[[ DATA SUPPLIED open ]]

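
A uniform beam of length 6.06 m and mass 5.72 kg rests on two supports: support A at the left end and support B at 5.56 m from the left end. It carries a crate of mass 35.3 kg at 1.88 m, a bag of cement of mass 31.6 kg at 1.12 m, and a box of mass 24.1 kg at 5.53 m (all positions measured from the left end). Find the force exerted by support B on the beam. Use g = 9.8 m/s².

Sum moments about support A (its reaction then has zero moment arm).
Beam weight: 5.72 × 9.8 = 56.06 N down at 3.03 m → arm 3.03 m, τ = 56.06 × 3.03 = 169.9 N·m clockwise.
Crate: 35.3 × 9.8 = 345.9 N down at 1.88 m → arm 1.88 m, τ = 345.9 × 1.88 = 650.3 N·m clockwise.
Bag of cement: 31.6 × 9.8 = 309.7 N down at 1.12 m → arm 1.12 m, τ = 309.7 × 1.12 = 346.9 N·m clockwise.
Box: 24.1 × 9.8 = 236.2 N down at 5.53 m → arm 5.53 m, τ = 236.2 × 5.53 = 1306 N·m clockwise.
Net load moment about support A = 2473 N·m clockwise.
Reaction R at support B is upward at 5.56 m, arm 5.56 m → moment R × 5.56 counterclockwise.
Setting net torque to zero: R × 5.56 = 2473 → R = 445 N.

R_B ≈ 445 N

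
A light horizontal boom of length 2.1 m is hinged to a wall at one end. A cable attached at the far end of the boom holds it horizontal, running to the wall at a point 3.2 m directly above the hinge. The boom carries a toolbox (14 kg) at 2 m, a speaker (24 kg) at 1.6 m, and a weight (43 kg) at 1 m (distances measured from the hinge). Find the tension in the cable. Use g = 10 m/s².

T ≈ 623 N

Take moments about the hinge.
Toolbox: 14 × 10 = 140 N down at 2 m → arm 2 m, τ = 140 × 2 = 280 N·m clockwise.
Speaker: 24 × 10 = 240 N down at 1.6 m → arm 1.6 m, τ = 240 × 1.6 = 384 N·m clockwise.
Weight: 43 × 10 = 430 N down at 1 m → arm 1 m, τ = 430 × 1 = 430 N·m clockwise.
Total clockwise load moment = 1094 N·m.
The cable tension T acts at 2.1 m; only its component perpendicular to the boom, T sinθ, produces torque. sinθ = h/√(h²+d²) = 3.2/√(3.2²+2.1²) = 0.836.
Balancing moments: T × 2.1 × 0.836 = 1094, giving T = 1094 / 1.756 = 623 N.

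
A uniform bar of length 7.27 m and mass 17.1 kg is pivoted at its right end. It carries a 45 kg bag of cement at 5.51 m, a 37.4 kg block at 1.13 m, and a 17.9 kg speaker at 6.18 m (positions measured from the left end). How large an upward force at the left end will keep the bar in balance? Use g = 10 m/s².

F ≈ 537 N

Take moments about the right end.
Beam weight: 17.1 × 10 = 171 N down at 3.635 m → arm 3.635 m, τ = 171 × 3.635 = 621.6 N·m counterclockwise.
Bag of cement: 45 × 10 = 450 N down at 5.51 m → arm 1.76 m, τ = 450 × 1.76 = 792 N·m counterclockwise.
Block: 37.4 × 10 = 374 N down at 1.13 m → arm 6.14 m, τ = 374 × 6.14 = 2296 N·m counterclockwise.
Speaker: 17.9 × 10 = 179 N down at 6.18 m → arm 1.09 m, τ = 179 × 1.09 = 195.1 N·m counterclockwise.
Net moment of the loads = 3905 N·m counterclockwise.
The upward force F acts at the left end, arm 7.27 m, giving F × 7.27 clockwise.
For rotational equilibrium, F × 7.27 = 3905, so F = 3905 / 7.27 = 537 N.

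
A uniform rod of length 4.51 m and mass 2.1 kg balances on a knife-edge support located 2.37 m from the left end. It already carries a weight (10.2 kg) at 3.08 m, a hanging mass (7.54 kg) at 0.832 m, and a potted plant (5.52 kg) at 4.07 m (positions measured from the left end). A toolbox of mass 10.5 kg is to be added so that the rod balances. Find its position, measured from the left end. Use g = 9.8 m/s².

Taking torques about the knife-edge support (at 2.37 m from the left end):
Beam weight: 2.1 × 9.8 = 20.58 N down at 2.255 m → arm 0.115 m, τ = 20.58 × 0.115 = 2.367 N·m counterclockwise.
Weight: 10.2 × 9.8 = 99.96 N down at 3.08 m → arm 0.71 m, τ = 99.96 × 0.71 = 70.97 N·m clockwise.
Hanging mass: 7.54 × 9.8 = 73.89 N down at 0.832 m → arm 1.538 m, τ = 73.89 × 1.538 = 113.6 N·m counterclockwise.
Potted plant: 5.52 × 9.8 = 54.1 N down at 4.07 m → arm 1.7 m, τ = 54.1 × 1.7 = 91.97 N·m clockwise.
Net moment of existing loads = 46.97 N·m clockwise.
The toolbox weighs 10.5 × 9.8 = 102.9 N and must supply an equal counterclockwise moment, so its lever arm about the knife-edge support is 46.97 / 102.9 = 0.456 m.
That puts it at 2.37 − 0.456 = 1.91 m from the left end.

x ≈ 1.91 m from the left end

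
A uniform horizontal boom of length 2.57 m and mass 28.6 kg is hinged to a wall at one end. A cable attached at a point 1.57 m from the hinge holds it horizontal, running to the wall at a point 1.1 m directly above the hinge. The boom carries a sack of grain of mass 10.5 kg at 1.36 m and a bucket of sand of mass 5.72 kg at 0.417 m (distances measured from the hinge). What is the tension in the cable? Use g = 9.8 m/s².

Taking torques about the hinge:
Beam weight: 28.6 × 9.8 = 280.3 N down at 1.285 m → arm 1.285 m, τ = 280.3 × 1.285 = 360.2 N·m clockwise.
Sack of grain: 10.5 × 9.8 = 102.9 N down at 1.36 m → arm 1.36 m, τ = 102.9 × 1.36 = 139.9 N·m clockwise.
Bucket of sand: 5.72 × 9.8 = 56.06 N down at 0.417 m → arm 0.417 m, τ = 56.06 × 0.417 = 23.38 N·m clockwise.
Total clockwise load moment = 523.5 N·m.
The cable tension T acts at 1.57 m; only its component perpendicular to the boom, T sinθ, produces torque. sinθ = h/√(h²+d²) = 1.1/√(1.1²+1.57²) = 0.5738.
For rotational equilibrium, T × 1.57 × 0.5738 = 523.5, so T = 523.5 / 0.9009 = 581 N.

T ≈ 581 N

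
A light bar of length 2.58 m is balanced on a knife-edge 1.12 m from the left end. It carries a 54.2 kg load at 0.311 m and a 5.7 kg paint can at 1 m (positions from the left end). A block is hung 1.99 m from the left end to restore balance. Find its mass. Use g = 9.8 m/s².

m ≈ 51.2 kg

Take moments about the knife-edge (at 1.12 m from the left end).
Load: 54.2 × 9.8 = 531.2 N down at 0.311 m → arm 0.809 m, τ = 531.2 × 0.809 = 429.7 N·m counterclockwise.
Paint can: 5.7 × 9.8 = 55.86 N down at 1 m → arm 0.12 m, τ = 55.86 × 0.12 = 6.703 N·m counterclockwise.
Net moment of known loads = 436.4 N·m counterclockwise.
An unknown mass m at 1.99 m has arm 0.87 m; its moment is m·g·0.87 clockwise.
Balancing moments: m × 9.8 × 0.87 = 436.4, giving m = 436.4 / (9.8 × 0.87) = 51.2 kg.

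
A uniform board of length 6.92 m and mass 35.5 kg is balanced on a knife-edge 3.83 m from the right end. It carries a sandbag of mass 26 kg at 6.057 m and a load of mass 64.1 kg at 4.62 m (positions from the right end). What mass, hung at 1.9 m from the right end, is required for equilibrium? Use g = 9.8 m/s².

m ≈ 49.4 kg

Take moments about the knife-edge (at 3.83 m from the right end).
Beam weight: 35.5 × 9.8 = 347.9 N down at 3.46 m → arm 0.37 m, τ = 347.9 × 0.37 = 128.7 N·m clockwise.
Sandbag: 26 × 9.8 = 254.8 N down at 6.057 m → arm 2.227 m, τ = 254.8 × 2.227 = 567.4 N·m counterclockwise.
Load: 64.1 × 9.8 = 628.2 N down at 4.62 m → arm 0.79 m, τ = 628.2 × 0.79 = 496.3 N·m counterclockwise.
Net moment of known loads = 935 N·m counterclockwise.
An unknown mass m at 1.9 m has arm 1.93 m; its moment is m·g·1.93 clockwise.
For rotational equilibrium, m × 9.8 × 1.93 = 935, so m = 935 / (9.8 × 1.93) = 49.4 kg.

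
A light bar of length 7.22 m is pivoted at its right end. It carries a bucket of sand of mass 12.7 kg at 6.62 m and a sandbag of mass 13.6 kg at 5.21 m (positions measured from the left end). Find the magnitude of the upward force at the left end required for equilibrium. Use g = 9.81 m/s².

Taking torques about the right end:
Bucket of sand: 12.7 × 9.81 = 124.6 N down at 6.62 m → arm 0.6 m, τ = 124.6 × 0.6 = 74.76 N·m counterclockwise.
Sandbag: 13.6 × 9.81 = 133.4 N down at 5.21 m → arm 2.01 m, τ = 133.4 × 2.01 = 268.1 N·m counterclockwise.
Net moment of the loads = 342.9 N·m counterclockwise.
The upward force F acts at the left end, arm 7.22 m, giving F × 7.22 clockwise.
Balancing moments: F × 7.22 = 342.9, giving F = 342.9 / 7.22 = 47.5 N.

F ≈ 47.5 N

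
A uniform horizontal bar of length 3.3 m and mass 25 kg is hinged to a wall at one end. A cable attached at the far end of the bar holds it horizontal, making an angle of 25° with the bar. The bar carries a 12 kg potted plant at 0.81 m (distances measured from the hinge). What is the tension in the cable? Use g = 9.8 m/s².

Sum moments about the hinge (the unknown hinge reaction has zero arm there).
Beam weight: 25 × 9.8 = 245 N down at 1.65 m → arm 1.65 m, τ = 245 × 1.65 = 404.2 N·m clockwise.
Potted plant: 12 × 9.8 = 117.6 N down at 0.81 m → arm 0.81 m, τ = 117.6 × 0.81 = 95.26 N·m clockwise.
Total clockwise load moment = 499.5 N·m.
The cable tension T acts at 3.3 m; only its component perpendicular to the bar, T sinθ, produces torque. sin 25° = 0.4226.
Στ = 0 ⇒ T × 3.3 × 0.4226 = 499.5 ⇒ T = 499.5 / 1.395 = 358 N.

T ≈ 358 N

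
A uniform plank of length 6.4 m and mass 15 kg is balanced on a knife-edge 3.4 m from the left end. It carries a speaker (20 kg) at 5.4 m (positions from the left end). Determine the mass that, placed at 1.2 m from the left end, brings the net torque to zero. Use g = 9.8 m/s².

m ≈ 16.8 kg

Sum moments about the knife-edge (at 3.4 m from the left end) (the support reaction has zero arm there).
Beam weight: 15 × 9.8 = 147 N down at 3.2 m → arm 0.2 m, τ = 147 × 0.2 = 29.4 N·m counterclockwise.
Speaker: 20 × 9.8 = 196 N down at 5.4 m → arm 2 m, τ = 196 × 2 = 392 N·m clockwise.
Net moment of known loads = 362.6 N·m clockwise.
An unknown mass m at 1.2 m has arm 2.2 m; its moment is m·g·2.2 counterclockwise.
Στ = 0 ⇒ m × 9.8 × 2.2 = 362.6 ⇒ m = 362.6 / (9.8 × 2.2) = 16.8 kg.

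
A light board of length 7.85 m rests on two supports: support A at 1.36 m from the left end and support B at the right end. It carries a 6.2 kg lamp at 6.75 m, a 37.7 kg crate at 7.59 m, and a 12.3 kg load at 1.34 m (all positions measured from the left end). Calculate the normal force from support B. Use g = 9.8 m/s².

Choose support A as the axis so its reaction then has zero moment arm.
Lamp: 6.2 × 9.8 = 60.76 N down at 6.75 m → arm 5.39 m, τ = 60.76 × 5.39 = 327.5 N·m clockwise.
Crate: 37.7 × 9.8 = 369.5 N down at 7.59 m → arm 6.23 m, τ = 369.5 × 6.23 = 2302 N·m clockwise.
Load: 12.3 × 9.8 = 120.5 N down at 1.34 m → arm 0.02 m, τ = 120.5 × 0.02 = 2.41 N·m counterclockwise.
Net load moment about support A = 2627 N·m clockwise.
Reaction R at support B is upward at 7.85 m, arm 6.49 m → moment R × 6.49 counterclockwise.
Στ = 0 ⇒ R × 6.49 = 2627 ⇒ R = 405 N.

R_B ≈ 405 N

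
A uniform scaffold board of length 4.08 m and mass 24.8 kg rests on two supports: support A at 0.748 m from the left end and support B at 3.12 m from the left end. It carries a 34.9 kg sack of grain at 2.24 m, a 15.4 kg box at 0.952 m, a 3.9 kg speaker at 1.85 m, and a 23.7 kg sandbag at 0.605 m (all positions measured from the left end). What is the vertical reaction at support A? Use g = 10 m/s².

R_A ≈ 655 N

Choose support B as the axis so its reaction then has zero moment arm.
Beam weight: 24.8 × 10 = 248 N down at 2.04 m → arm 1.08 m, τ = 248 × 1.08 = 267.8 N·m counterclockwise.
Sack of grain: 34.9 × 10 = 349 N down at 2.24 m → arm 0.88 m, τ = 349 × 0.88 = 307.1 N·m counterclockwise.
Box: 15.4 × 10 = 154 N down at 0.952 m → arm 2.168 m, τ = 154 × 2.168 = 333.9 N·m counterclockwise.
Speaker: 3.9 × 10 = 39 N down at 1.85 m → arm 1.27 m, τ = 39 × 1.27 = 49.53 N·m counterclockwise.
Sandbag: 23.7 × 10 = 237 N down at 0.605 m → arm 2.515 m, τ = 237 × 2.515 = 596.1 N·m counterclockwise.
Net load moment about support B = 1554 N·m counterclockwise.
Reaction R at support A is upward at 0.748 m, arm 2.372 m → moment R × 2.372 clockwise.
For rotational equilibrium, R × 2.372 = 1554, so R = 655 N.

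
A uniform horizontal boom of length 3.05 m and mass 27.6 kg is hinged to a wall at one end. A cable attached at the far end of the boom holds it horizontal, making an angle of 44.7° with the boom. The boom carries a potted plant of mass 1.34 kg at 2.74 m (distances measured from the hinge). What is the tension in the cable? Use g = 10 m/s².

T ≈ 213 N

Choose the hinge as the axis so the unknown hinge reaction has zero arm there.
Beam weight: 27.6 × 10 = 276 N down at 1.525 m → arm 1.525 m, τ = 276 × 1.525 = 420.9 N·m clockwise.
Potted plant: 1.34 × 10 = 13.4 N down at 2.74 m → arm 2.74 m, τ = 13.4 × 2.74 = 36.72 N·m clockwise.
Total clockwise load moment = 457.6 N·m.
The cable tension T acts at 3.05 m; only its component perpendicular to the boom, T sinθ, produces torque. sin 44.7° = 0.7034.
Setting net torque to zero: T × 3.05 × 0.7034 = 457.6 → T = 457.6 / 2.145 = 213 N.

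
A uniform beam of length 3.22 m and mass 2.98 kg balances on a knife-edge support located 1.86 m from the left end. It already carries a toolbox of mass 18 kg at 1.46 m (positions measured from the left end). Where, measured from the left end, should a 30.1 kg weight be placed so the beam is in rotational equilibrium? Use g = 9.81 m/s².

Choose the knife-edge support (at 1.86 m from the left end) as the axis so the support reaction has zero arm there.
Beam weight: 2.98 × 9.81 = 29.23 N down at 1.61 m → arm 0.25 m, τ = 29.23 × 0.25 = 7.308 N·m counterclockwise.
Toolbox: 18 × 9.81 = 176.6 N down at 1.46 m → arm 0.4 m, τ = 176.6 × 0.4 = 70.64 N·m counterclockwise.
Net moment of existing loads = 77.95 N·m counterclockwise.
The weight weighs 30.1 × 9.81 = 295.3 N and must supply an equal clockwise moment, so its lever arm about the knife-edge support is 77.95 / 295.3 = 0.264 m.
That puts it at 1.86 + 0.264 = 2.12 m from the left end.

x ≈ 2.12 m from the left end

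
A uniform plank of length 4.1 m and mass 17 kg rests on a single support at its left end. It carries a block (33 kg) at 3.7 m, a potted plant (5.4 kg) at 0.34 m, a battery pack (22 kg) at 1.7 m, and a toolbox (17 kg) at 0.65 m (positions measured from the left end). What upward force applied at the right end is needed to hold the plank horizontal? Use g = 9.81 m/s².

F ≈ 496 N

Sum moments about the left end (the unknown pivot reaction has zero arm there).
Beam weight: 17 × 9.81 = 166.8 N down at 2.05 m → arm 2.05 m, τ = 166.8 × 2.05 = 341.9 N·m clockwise.
Block: 33 × 9.81 = 323.7 N down at 3.7 m → arm 3.7 m, τ = 323.7 × 3.7 = 1198 N·m clockwise.
Potted plant: 5.4 × 9.81 = 52.97 N down at 0.34 m → arm 0.34 m, τ = 52.97 × 0.34 = 18.01 N·m clockwise.
Battery pack: 22 × 9.81 = 215.8 N down at 1.7 m → arm 1.7 m, τ = 215.8 × 1.7 = 366.9 N·m clockwise.
Toolbox: 17 × 9.81 = 166.8 N down at 0.65 m → arm 0.65 m, τ = 166.8 × 0.65 = 108.4 N·m clockwise.
Net moment of the loads = 2033 N·m clockwise.
The upward force F acts at the right end, arm 4.1 m, giving F × 4.1 counterclockwise.
Setting net torque to zero: F × 4.1 = 2033 → F = 2033 / 4.1 = 496 N.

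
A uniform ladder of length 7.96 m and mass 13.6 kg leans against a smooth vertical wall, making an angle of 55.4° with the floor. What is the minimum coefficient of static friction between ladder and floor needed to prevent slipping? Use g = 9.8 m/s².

μ_min ≈ 0.345

About the foot of the ladder:
Ladder weight 13.6×9.8 = 133.3 N acts at 3.98 m along the ladder; its horizontal arm is 3.98·cos55.4° = 2.26 m → τ = 301.3 N·m clockwise.
Wall normal N acts horizontally at the top; its moment arm is the height L sinθ = 7.96·sin55.4° = 6.552 m, counterclockwise.
Balancing moments: N × 6.552 = 301.3, giving N = 45.99 N.
ΣFx = 0 ⇒ f = N_wall = 45.99 N. ΣFy = 0 ⇒ N_floor = 133.3 N.
μ_min = f / N_floor = 45.99 / 133.3 = 0.345.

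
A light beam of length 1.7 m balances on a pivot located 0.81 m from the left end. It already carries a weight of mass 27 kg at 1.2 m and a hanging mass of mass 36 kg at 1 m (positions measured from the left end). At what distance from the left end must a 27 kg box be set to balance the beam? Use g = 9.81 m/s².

x ≈ 0.167 m from the left end

Sum moments about the pivot (at 0.81 m from the left end) (the support reaction has zero arm there).
Weight: 27 × 9.81 = 264.9 N down at 1.2 m → arm 0.39 m, τ = 264.9 × 0.39 = 103.3 N·m clockwise.
Hanging mass: 36 × 9.81 = 353.2 N down at 1 m → arm 0.19 m, τ = 353.2 × 0.19 = 67.11 N·m clockwise.
Net moment of existing loads = 170.4 N·m clockwise.
The box weighs 27 × 9.81 = 264.9 N and must supply an equal counterclockwise moment, so its lever arm about the pivot is 170.4 / 264.9 = 0.643 m.
That puts it at 0.81 − 0.643 = 0.167 m from the left end.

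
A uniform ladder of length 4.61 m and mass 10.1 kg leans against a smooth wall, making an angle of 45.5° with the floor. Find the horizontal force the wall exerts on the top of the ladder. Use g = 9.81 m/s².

N_wall ≈ 48.7 N

Take moments about the foot of the ladder.
Ladder weight 10.1×9.81 = 99.08 N acts at 2.305 m along the ladder; its horizontal arm is 2.305·cos45.5° = 1.616 m → τ = 160.1 N·m clockwise.
Wall normal N acts horizontally at the top; its moment arm is the height L sinθ = 4.61·sin45.5° = 3.288 m, counterclockwise.
Balancing moments: N × 3.288 = 160.1, giving N = 48.7 N.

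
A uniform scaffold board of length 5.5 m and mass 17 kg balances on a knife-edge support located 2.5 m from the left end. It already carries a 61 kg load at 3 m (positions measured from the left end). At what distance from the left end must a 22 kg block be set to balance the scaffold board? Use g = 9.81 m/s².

Take moments about the knife-edge support (at 2.5 m from the left end).
Beam weight: 17 × 9.81 = 166.8 N down at 2.75 m → arm 0.25 m, τ = 166.8 × 0.25 = 41.7 N·m clockwise.
Load: 61 × 9.81 = 598.4 N down at 3 m → arm 0.5 m, τ = 598.4 × 0.5 = 299.2 N·m clockwise.
Net moment of existing loads = 340.9 N·m clockwise.
The block weighs 22 × 9.81 = 215.8 N and must supply an equal counterclockwise moment, so its lever arm about the knife-edge support is 340.9 / 215.8 = 1.58 m.
That puts it at 2.5 − 1.58 = 0.92 m from the left end.

x ≈ 0.92 m from the left end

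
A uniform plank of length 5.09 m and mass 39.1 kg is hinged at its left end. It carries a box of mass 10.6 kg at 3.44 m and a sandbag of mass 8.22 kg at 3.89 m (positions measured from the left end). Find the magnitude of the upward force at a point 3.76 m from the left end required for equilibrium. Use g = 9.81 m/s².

Choose the left end as the axis so the unknown pivot reaction has zero arm there.
Beam weight: 39.1 × 9.81 = 383.6 N down at 2.545 m → arm 2.545 m, τ = 383.6 × 2.545 = 976.3 N·m clockwise.
Box: 10.6 × 9.81 = 104 N down at 3.44 m → arm 3.44 m, τ = 104 × 3.44 = 357.8 N·m clockwise.
Sandbag: 8.22 × 9.81 = 80.64 N down at 3.89 m → arm 3.89 m, τ = 80.64 × 3.89 = 313.7 N·m clockwise.
Net moment of the loads = 1648 N·m clockwise.
The upward force F acts at a point 3.76 m from the left end, arm 3.76 m, giving F × 3.76 counterclockwise.
Στ = 0 ⇒ F × 3.76 = 1648 ⇒ F = 1648 / 3.76 = 438 N.

F ≈ 438 N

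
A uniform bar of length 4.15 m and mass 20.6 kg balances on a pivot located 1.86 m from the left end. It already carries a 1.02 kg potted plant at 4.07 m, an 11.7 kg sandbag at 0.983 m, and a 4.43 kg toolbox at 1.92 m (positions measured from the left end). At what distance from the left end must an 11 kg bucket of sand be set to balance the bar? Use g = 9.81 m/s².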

[[ DATA SUPPLIED closed ]]

Go to the line holding "A uniform plank of length 5.09" in the entries above and return it, along with every line after it, exactly as written.

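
A uniform plank of length 5.09 m and mass 39.1 kg is hinged at its left end. It carries a box of mass 10.6 kg at 3.44 m and a sandbag of mass 8.22 kg at 3.89 m (positions measured from the left end). Find the magnitude of the upward force at a point 3.76 m from the left end required for equilibrium. Use g = 9.81 m/s².

Choose the left end as the axis so the unknown pivot reaction has zero arm there.
Beam weight: 39.1 × 9.81 = 383.6 N down at 2.545 m → arm 2.545 m, τ = 383.6 × 2.545 = 976.3 N·m clockwise.
Box: 10.6 × 9.81 = 104 N down at 3.44 m → arm 3.44 m, τ = 104 × 3.44 = 357.8 N·m clockwise.
Sandbag: 8.22 × 9.81 = 80.64 N down at 3.89 m → arm 3.89 m, τ = 80.64 × 3.89 = 313.7 N·m clockwise.
Net moment of the loads = 1648 N·m clockwise.
The upward force F acts at a point 3.76 m from the left end, arm 3.76 m, giving F × 3.76 counterclockwise.
Στ = 0 ⇒ F × 3.76 = 1648 ⇒ F = 1648 / 3.76 = 438 N.

F ≈ 438 N

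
A uniform bar of length 4.15 m and mass 20.6 kg balances on a pivot located 1.86 m from the left end. It already carries a 1.02 kg potted plant at 4.07 m, an 11.7 kg sandbag at 0.983 m, and a 4.43 kg toolbox at 1.92 m (positions measured from the left end). At what distance from the left end must an 11 kg bucket of sand be set to balance the bar? Use g = 9.81 m/s².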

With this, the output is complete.